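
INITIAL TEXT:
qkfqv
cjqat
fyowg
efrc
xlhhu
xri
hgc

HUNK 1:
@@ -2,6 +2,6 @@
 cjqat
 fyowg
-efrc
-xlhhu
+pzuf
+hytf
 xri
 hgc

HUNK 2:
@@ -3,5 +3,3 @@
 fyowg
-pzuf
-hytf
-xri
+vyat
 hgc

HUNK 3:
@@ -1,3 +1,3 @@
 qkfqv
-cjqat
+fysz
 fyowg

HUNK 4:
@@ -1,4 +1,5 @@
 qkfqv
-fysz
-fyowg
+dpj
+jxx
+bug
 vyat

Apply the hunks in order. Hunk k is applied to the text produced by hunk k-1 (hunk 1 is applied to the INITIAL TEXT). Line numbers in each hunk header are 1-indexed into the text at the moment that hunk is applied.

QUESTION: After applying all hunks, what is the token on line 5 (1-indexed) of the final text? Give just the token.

Hunk 1: at line 2 remove [efrc,xlhhu] add [pzuf,hytf] -> 7 lines: qkfqv cjqat fyowg pzuf hytf xri hgc
Hunk 2: at line 3 remove [pzuf,hytf,xri] add [vyat] -> 5 lines: qkfqv cjqat fyowg vyat hgc
Hunk 3: at line 1 remove [cjqat] add [fysz] -> 5 lines: qkfqv fysz fyowg vyat hgc
Hunk 4: at line 1 remove [fysz,fyowg] add [dpj,jxx,bug] -> 6 lines: qkfqv dpj jxx bug vyat hgc
Final line 5: vyat

Answer: vyat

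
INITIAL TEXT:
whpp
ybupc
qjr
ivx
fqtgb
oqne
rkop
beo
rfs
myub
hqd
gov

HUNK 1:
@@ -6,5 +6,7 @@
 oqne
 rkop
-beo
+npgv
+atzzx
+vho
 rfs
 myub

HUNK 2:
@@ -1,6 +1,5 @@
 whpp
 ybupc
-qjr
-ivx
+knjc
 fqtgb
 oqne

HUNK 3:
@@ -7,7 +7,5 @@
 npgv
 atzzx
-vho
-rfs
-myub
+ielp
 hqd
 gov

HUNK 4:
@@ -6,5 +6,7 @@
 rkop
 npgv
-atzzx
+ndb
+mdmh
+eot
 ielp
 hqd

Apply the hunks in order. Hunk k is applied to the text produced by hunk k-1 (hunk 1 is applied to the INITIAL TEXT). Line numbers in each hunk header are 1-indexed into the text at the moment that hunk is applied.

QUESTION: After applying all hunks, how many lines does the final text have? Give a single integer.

Hunk 1: at line 6 remove [beo] add [npgv,atzzx,vho] -> 14 lines: whpp ybupc qjr ivx fqtgb oqne rkop npgv atzzx vho rfs myub hqd gov
Hunk 2: at line 1 remove [qjr,ivx] add [knjc] -> 13 lines: whpp ybupc knjc fqtgb oqne rkop npgv atzzx vho rfs myub hqd gov
Hunk 3: at line 7 remove [vho,rfs,myub] add [ielp] -> 11 lines: whpp ybupc knjc fqtgb oqne rkop npgv atzzx ielp hqd gov
Hunk 4: at line 6 remove [atzzx] add [ndb,mdmh,eot] -> 13 lines: whpp ybupc knjc fqtgb oqne rkop npgv ndb mdmh eot ielp hqd gov
Final line count: 13

Answer: 13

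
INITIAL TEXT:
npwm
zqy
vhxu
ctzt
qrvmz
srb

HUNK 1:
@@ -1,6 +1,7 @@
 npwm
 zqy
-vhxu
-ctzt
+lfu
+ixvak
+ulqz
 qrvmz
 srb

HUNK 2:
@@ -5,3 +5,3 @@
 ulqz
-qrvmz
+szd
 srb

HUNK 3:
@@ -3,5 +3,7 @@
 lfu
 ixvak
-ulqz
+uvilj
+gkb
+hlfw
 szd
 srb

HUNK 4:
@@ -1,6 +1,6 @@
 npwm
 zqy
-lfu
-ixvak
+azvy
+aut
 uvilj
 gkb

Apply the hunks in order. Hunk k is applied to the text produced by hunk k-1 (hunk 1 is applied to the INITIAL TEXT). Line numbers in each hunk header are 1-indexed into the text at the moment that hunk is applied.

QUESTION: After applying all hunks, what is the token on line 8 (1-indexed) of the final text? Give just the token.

Hunk 1: at line 1 remove [vhxu,ctzt] add [lfu,ixvak,ulqz] -> 7 lines: npwm zqy lfu ixvak ulqz qrvmz srb
Hunk 2: at line 5 remove [qrvmz] add [szd] -> 7 lines: npwm zqy lfu ixvak ulqz szd srb
Hunk 3: at line 3 remove [ulqz] add [uvilj,gkb,hlfw] -> 9 lines: npwm zqy lfu ixvak uvilj gkb hlfw szd srb
Hunk 4: at line 1 remove [lfu,ixvak] add [azvy,aut] -> 9 lines: npwm zqy azvy aut uvilj gkb hlfw szd srb
Final line 8: szd

Answer: szd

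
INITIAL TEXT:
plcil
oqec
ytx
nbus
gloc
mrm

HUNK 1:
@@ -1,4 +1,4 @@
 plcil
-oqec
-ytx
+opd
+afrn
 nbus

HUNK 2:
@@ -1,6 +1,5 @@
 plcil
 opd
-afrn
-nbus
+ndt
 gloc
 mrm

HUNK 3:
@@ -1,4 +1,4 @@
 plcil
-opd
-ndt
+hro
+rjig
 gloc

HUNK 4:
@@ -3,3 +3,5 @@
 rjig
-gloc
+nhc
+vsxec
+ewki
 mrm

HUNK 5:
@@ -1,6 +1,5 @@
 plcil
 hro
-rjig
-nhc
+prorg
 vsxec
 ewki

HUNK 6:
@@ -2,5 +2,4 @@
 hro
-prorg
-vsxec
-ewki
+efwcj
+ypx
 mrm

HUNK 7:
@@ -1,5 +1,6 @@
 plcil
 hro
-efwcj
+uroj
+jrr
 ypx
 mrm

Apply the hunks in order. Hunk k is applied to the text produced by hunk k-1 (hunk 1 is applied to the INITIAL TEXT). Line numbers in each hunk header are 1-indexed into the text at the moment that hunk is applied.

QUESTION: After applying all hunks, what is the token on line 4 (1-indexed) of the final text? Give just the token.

Hunk 1: at line 1 remove [oqec,ytx] add [opd,afrn] -> 6 lines: plcil opd afrn nbus gloc mrm
Hunk 2: at line 1 remove [afrn,nbus] add [ndt] -> 5 lines: plcil opd ndt gloc mrm
Hunk 3: at line 1 remove [opd,ndt] add [hro,rjig] -> 5 lines: plcil hro rjig gloc mrm
Hunk 4: at line 3 remove [gloc] add [nhc,vsxec,ewki] -> 7 lines: plcil hro rjig nhc vsxec ewki mrm
Hunk 5: at line 1 remove [rjig,nhc] add [prorg] -> 6 lines: plcil hro prorg vsxec ewki mrm
Hunk 6: at line 2 remove [prorg,vsxec,ewki] add [efwcj,ypx] -> 5 lines: plcil hro efwcj ypx mrm
Hunk 7: at line 1 remove [efwcj] add [uroj,jrr] -> 6 lines: plcil hro uroj jrr ypx mrm
Final line 4: jrr

Answer: jrr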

+===+

Copy every entry exactly; no part may be left out.

**ANSWER FOR THIS EXERCISE**
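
INITIAL TEXT:
qkfqv
cjqat
fyowg
efrc
xlhhu
xri
hgc

HUNK 1:
@@ -2,6 +2,6 @@
 cjqat
 fyowg
-efrc
-xlhhu
+pzuf
+hytf
 xri
 hgc

HUNK 2:
@@ -3,5 +3,3 @@
 fyowg
-pzuf
-hytf
-xri
+vyat
 hgc

HUNK 3:
@@ -1,3 +1,3 @@
 qkfqv
-cjqat
+fysz
 fyowg

HUNK 4:
@@ -1,4 +1,5 @@
 qkfqv
-fysz
-fyowg
+dpj
+jxx
+bug
 vyat

Apply the hunks in order. Hunk k is applied to the text produced by hunk k-1 (hunk 1 is applied to the INITIAL TEXT). Line numbers in each hunk header are 1-indexed into the text at the moment that hunk is applied.

QUESTION: After applying all hunks, what is the token on line 5 (1-indexed) of the final text? Give just the token.

Hunk 1: at line 2 remove [efrc,xlhhu] add [pzuf,hytf] -> 7 lines: qkfqv cjqat fyowg pzuf hytf xri hgc
Hunk 2: at line 3 remove [pzuf,hytf,xri] add [vyat] -> 5 lines: qkfqv cjqat fyowg vyat hgc
Hunk 3: at line 1 remove [cjqat] add [fysz] -> 5 lines: qkfqv fysz fyowg vyat hgc
Hunk 4: at line 1 remove [fysz,fyowg] add [dpj,jxx,bug] -> 6 lines: qkfqv dpj jxx bug vyat hgc
Final line 5: vyat

Answer: vyat

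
INITIAL TEXT:
whpp
ybupc
qjr
ivx
fqtgb
oqne
rkop
beo
rfs
myub
hqd
gov

HUNK 1:
@@ -6,5 +6,7 @@
 oqne
 rkop
-beo
+npgv
+atzzx
+vho
 rfs
 myub

HUNK 2:
@@ -1,6 +1,5 @@
 whpp
 ybupc
-qjr
-ivx
+knjc
 fqtgb
 oqne

HUNK 3:
@@ -7,7 +7,5 @@
 npgv
 atzzx
-vho
-rfs
-myub
+ielp
 hqd
 gov

HUNK 4:
@@ -6,5 +6,7 @@
 rkop
 npgv
-atzzx
+ndb
+mdmh
+eot
 ielp
 hqd

Apply the hunks in order. Hunk k is applied to the text produced by hunk k-1 (hunk 1 is applied to the INITIAL TEXT). Line numbers in each hunk header are 1-indexed into the text at the moment that hunk is applied.

QUESTION: After applying all hunks, how many lines does the final text have? Give a single integer.

Hunk 1: at line 6 remove [beo] add [npgv,atzzx,vho] -> 14 lines: whpp ybupc qjr ivx fqtgb oqne rkop npgv atzzx vho rfs myub hqd gov
Hunk 2: at line 1 remove [qjr,ivx] add [knjc] -> 13 lines: whpp ybupc knjc fqtgb oqne rkop npgv atzzx vho rfs myub hqd gov
Hunk 3: at line 7 remove [vho,rfs,myub] add [ielp] -> 11 lines: whpp ybupc knjc fqtgb oqne rkop npgv atzzx ielp hqd gov
Hunk 4: at line 6 remove [atzzx] add [ndb,mdmh,eot] -> 13 lines: whpp ybupc knjc fqtgb oqne rkop npgv ndb mdmh eot ielp hqd gov
Final line count: 13

Answer: 13

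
INITIAL TEXT:
npwm
zqy
vhxu
ctzt
qrvmz
srb

HUNK 1:
@@ -1,6 +1,7 @@
 npwm
 zqy
-vhxu
-ctzt
+lfu
+ixvak
+ulqz
 qrvmz
 srb

HUNK 2:
@@ -5,3 +5,3 @@
 ulqz
-qrvmz
+szd
 srb

HUNK 3:
@@ -3,5 +3,7 @@
 lfu
 ixvak
-ulqz
+uvilj
+gkb
+hlfw
 szd
 srb

HUNK 4:
@@ -1,6 +1,6 @@
 npwm
 zqy
-lfu
-ixvak
+azvy
+aut
 uvilj
 gkb

Apply the hunks in order. Hunk k is applied to the text produced by hunk k-1 (hunk 1 is applied to the INITIAL TEXT). Line numbers in each hunk header are 1-indexed into the text at the moment that hunk is applied.

QUESTION: After applying all hunks, what is the token on line 8 (1-indexed) of the final text? Give just the token.

Hunk 1: at line 1 remove [vhxu,ctzt] add [lfu,ixvak,ulqz] -> 7 lines: npwm zqy lfu ixvak ulqz qrvmz srb
Hunk 2: at line 5 remove [qrvmz] add [szd] -> 7 lines: npwm zqy lfu ixvak ulqz szd srb
Hunk 3: at line 3 remove [ulqz] add [uvilj,gkb,hlfw] -> 9 lines: npwm zqy lfu ixvak uvilj gkb hlfw szd srb
Hunk 4: at line 1 remove [lfu,ixvak] add [azvy,aut] -> 9 lines: npwm zqy azvy aut uvilj gkb hlfw szd srb
Final line 8: szd

Answer: szd

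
INITIAL TEXT:
plcil
oqec
ytx
nbus
gloc
mrm

HUNK 1:
@@ -1,4 +1,4 @@
 plcil
-oqec
-ytx
+opd
+afrn
 nbus

HUNK 2:
@@ -1,6 +1,5 @@
 plcil
 opd
-afrn
-nbus
+ndt
 gloc
 mrm

HUNK 3:
@@ -1,4 +1,4 @@
 plcil
-opd
-ndt
+hro
+rjig
 gloc

HUNK 4:
@@ -3,3 +3,5 @@
 rjig
-gloc
+nhc
+vsxec
+ewki
 mrm

HUNK 5:
@@ -1,6 +1,5 @@
 plcil
 hro
-rjig
-nhc
+prorg
 vsxec
 ewki

HUNK 6:
@@ -2,5 +2,4 @@
 hro
-prorg
-vsxec
-ewki
+efwcj
+ypx
 mrm

HUNK 7:
@@ -1,5 +1,6 @@
 plcil
 hro
-efwcj
+uroj
+jrr
 ypx
 mrm

Apply the hunks in order. Hunk k is applied to the text produced by hunk k-1 (hunk 1 is applied to the INITIAL TEXT). Line numbers in each hunk header are 1-indexed into the text at the moment that hunk is applied.

QUESTION: After applying all hunks, what is the token on line 4 (1-indexed) of the final text? Give just the token.

Hunk 1: at line 1 remove [oqec,ytx] add [opd,afrn] -> 6 lines: plcil opd afrn nbus gloc mrm
Hunk 2: at line 1 remove [afrn,nbus] add [ndt] -> 5 lines: plcil opd ndt gloc mrm
Hunk 3: at line 1 remove [opd,ndt] add [hro,rjig] -> 5 lines: plcil hro rjig gloc mrm
Hunk 4: at line 3 remove [gloc] add [nhc,vsxec,ewki] -> 7 lines: plcil hro rjig nhc vsxec ewki mrm
Hunk 5: at line 1 remove [rjig,nhc] add [prorg] -> 6 lines: plcil hro prorg vsxec ewki mrm
Hunk 6: at line 2 remove [prorg,vsxec,ewki] add [efwcj,ypx] -> 5 lines: plcil hro efwcj ypx mrm
Hunk 7: at line 1 remove [efwcj] add [uroj,jrr] -> 6 lines: plcil hro uroj jrr ypx mrm
Final line 4: jrr

Answer: jrr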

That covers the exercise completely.